◆ Problem to work on
Copy the listing below in full, exactly as given.

◆ Input data
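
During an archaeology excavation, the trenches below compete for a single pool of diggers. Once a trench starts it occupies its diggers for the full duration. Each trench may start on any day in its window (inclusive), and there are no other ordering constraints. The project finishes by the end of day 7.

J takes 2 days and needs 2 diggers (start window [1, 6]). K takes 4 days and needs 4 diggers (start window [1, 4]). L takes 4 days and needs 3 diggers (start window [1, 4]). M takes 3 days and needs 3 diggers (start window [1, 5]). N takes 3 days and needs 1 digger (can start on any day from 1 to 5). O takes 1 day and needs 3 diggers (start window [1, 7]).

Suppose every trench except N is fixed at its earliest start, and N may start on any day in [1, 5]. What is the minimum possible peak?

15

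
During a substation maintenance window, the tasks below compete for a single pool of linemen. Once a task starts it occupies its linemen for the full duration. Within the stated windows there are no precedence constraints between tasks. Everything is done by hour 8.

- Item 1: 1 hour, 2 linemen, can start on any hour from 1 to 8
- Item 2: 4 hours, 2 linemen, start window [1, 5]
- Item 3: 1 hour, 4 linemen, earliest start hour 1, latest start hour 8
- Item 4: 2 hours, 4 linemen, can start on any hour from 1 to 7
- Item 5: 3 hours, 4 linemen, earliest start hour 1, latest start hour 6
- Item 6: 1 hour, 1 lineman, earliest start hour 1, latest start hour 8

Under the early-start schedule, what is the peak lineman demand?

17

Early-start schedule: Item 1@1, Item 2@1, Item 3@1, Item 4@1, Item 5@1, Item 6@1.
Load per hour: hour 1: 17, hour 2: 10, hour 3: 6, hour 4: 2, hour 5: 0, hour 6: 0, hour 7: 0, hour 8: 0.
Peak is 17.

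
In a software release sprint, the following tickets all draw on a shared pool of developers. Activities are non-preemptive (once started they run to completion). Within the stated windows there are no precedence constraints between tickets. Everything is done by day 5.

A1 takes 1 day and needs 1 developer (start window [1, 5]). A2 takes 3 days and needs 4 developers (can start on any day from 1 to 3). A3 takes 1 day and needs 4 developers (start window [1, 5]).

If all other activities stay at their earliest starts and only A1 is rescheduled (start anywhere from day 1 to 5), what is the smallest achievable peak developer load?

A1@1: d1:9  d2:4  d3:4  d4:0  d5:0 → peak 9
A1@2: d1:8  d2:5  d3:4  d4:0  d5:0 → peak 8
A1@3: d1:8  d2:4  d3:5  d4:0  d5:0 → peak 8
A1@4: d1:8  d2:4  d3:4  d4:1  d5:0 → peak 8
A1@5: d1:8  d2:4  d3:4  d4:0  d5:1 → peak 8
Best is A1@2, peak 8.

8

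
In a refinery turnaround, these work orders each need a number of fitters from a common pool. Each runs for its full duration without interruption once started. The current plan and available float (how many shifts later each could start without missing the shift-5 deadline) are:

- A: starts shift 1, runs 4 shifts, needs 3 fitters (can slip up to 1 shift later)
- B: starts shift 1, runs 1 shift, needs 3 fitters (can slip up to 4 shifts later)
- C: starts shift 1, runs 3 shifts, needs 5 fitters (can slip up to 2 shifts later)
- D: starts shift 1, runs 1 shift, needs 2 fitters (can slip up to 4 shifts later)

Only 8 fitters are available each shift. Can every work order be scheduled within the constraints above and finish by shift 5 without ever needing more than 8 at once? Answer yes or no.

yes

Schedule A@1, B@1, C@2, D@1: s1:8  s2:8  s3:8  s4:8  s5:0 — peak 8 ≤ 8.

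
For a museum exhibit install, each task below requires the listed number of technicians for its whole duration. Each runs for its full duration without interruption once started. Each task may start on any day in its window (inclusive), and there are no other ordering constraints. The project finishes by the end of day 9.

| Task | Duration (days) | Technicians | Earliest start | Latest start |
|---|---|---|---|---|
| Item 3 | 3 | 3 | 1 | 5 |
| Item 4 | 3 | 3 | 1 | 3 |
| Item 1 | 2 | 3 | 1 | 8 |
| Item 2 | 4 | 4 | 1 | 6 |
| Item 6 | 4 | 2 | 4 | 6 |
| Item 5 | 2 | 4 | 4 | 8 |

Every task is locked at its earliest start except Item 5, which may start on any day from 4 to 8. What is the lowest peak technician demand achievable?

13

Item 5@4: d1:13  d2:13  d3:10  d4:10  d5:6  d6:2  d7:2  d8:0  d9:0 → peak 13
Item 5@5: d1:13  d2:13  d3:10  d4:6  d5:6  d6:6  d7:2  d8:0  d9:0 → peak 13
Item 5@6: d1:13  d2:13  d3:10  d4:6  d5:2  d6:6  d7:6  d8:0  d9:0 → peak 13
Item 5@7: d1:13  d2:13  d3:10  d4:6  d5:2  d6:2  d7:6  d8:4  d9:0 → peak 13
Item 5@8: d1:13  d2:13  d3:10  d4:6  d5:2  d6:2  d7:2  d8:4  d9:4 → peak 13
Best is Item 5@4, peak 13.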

◆ Task solution
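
During an archaeology excavation, the trenches below compete for a single pool of diggers. Once a trench starts it occupies its diggers for the full duration. Each trench may start on any day in its window (inclusive), and there are no other ordering constraints. The project finishes by the end of day 7.

J takes 2 days and needs 2 diggers (start window [1, 6]). K takes 4 days and needs 4 diggers (start window [1, 4]). L takes 4 days and needs 3 diggers (start window [1, 4]). M takes 3 days and needs 3 diggers (start window [1, 5]). N takes 3 days and needs 1 digger (can start on any day from 1 to 5). O takes 1 day and needs 3 diggers (start window [1, 7]).

Suppose every trench except N is fixed at its earliest start, and N may start on any day in [1, 5]. What is the minimum possible peak?

15

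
During a substation maintenance window, the tasks below compete for a single pool of linemen. Once a task starts it occupies its linemen for the full duration. Within the stated windows there are no precedence constraints between tasks. Everything is done by hour 8.

- Item 1: 1 hour, 2 linemen, can start on any hour from 1 to 8
- Item 2: 4 hours, 2 linemen, start window [1, 5]
- Item 3: 1 hour, 4 linemen, earliest start hour 1, latest start hour 8
- Item 4: 2 hours, 4 linemen, can start on any hour from 1 to 7
- Item 5: 3 hours, 4 linemen, earliest start hour 1, latest start hour 6
- Item 6: 1 hour, 1 lineman, earliest start hour 1, latest start hour 8

Under the early-start schedule, what is the peak lineman demand?

17

Early-start schedule: Item 1@1, Item 2@1, Item 3@1, Item 4@1, Item 5@1, Item 6@1.
Load per hour: hour 1: 17, hour 2: 10, hour 3: 6, hour 4: 2, hour 5: 0, hour 6: 0, hour 7: 0, hour 8: 0.
Peak is 17.

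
In a software release sprint, the following tickets all draw on a shared pool of developers. Activities are non-preemptive (once started they run to completion). Within the stated windows there are no precedence constraints between tickets. Everything is done by day 5.

A1 takes 1 day and needs 1 developer (start window [1, 5]). A2 takes 3 days and needs 4 developers (can start on any day from 1 to 3). A3 takes 1 day and needs 4 developers (start window [1, 5]).

If all other activities stay at their earliest starts and only A1 is rescheduled (start anywhere from day 1 to 5), what is the smallest achievable peak developer load?

A1@1: d1:9  d2:4  d3:4  d4:0  d5:0 → peak 9
A1@2: d1:8  d2:5  d3:4  d4:0  d5:0 → peak 8
A1@3: d1:8  d2:4  d3:5  d4:0  d5:0 → peak 8
A1@4: d1:8  d2:4  d3:4  d4:1  d5:0 → peak 8
A1@5: d1:8  d2:4  d3:4  d4:0  d5:1 → peak 8
Best is A1@2, peak 8.

8

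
In a refinery turnaround, these work orders each need a number of fitters from a common pool. Each runs for its full duration without interruption once started. The current plan and available float (how many shifts later each could start without missing the shift-5 deadline) are:

- A: starts shift 1, runs 4 shifts, needs 3 fitters (can slip up to 1 shift later)
- B: starts shift 1, runs 1 shift, needs 3 fitters (can slip up to 4 shifts later)
- C: starts shift 1, runs 3 shifts, needs 5 fitters (can slip up to 2 shifts later)
- D: starts shift 1, runs 1 shift, needs 2 fitters (can slip up to 4 shifts later)

Only 8 fitters are available each shift. Can every work order be scheduled within the constraints above and finish by shift 5 without ever needing more than 8 at once? Answer yes or no.

yes

Schedule A@1, B@1, C@2, D@1: s1:8  s2:8  s3:8  s4:8  s5:0 — peak 8 ≤ 8.

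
For a museum exhibit install, each task below requires the listed number of technicians for its whole duration. Each runs for its full duration without interruption once started. Each task may start on any day in its window (inclusive), and there are no other ordering constraints. The project finishes by the end of day 9.

| Task | Duration (days) | Technicians | Earliest start | Latest start |
|---|---|---|---|---|
| Item 3 | 3 | 3 | 1 | 5 |
| Item 4 | 3 | 3 | 1 | 3 |
| Item 1 | 2 | 3 | 1 | 8 |
| Item 2 | 4 | 4 | 1 | 6 |
| Item 6 | 4 | 2 | 4 | 6 |
| Item 5 | 2 | 4 | 4 | 8 |

Every task is locked at its earliest start except Item 5, which may start on any day from 4 to 8. What is the lowest peak technician demand achievable?

13

Item 5@4: d1:13  d2:13  d3:10  d4:10  d5:6  d6:2  d7:2  d8:0  d9:0 → peak 13
Item 5@5: d1:13  d2:13  d3:10  d4:6  d5:6  d6:6  d7:2  d8:0  d9:0 → peak 13
Item 5@6: d1:13  d2:13  d3:10  d4:6  d5:2  d6:6  d7:6  d8:0  d9:0 → peak 13
Item 5@7: d1:13  d2:13  d3:10  d4:6  d5:2  d6:2  d7:6  d8:4  d9:0 → peak 13
Item 5@8: d1:13  d2:13  d3:10  d4:6  d5:2  d6:2  d7:2  d8:4  d9:4 → peak 13
Best is Item 5@4, peak 13.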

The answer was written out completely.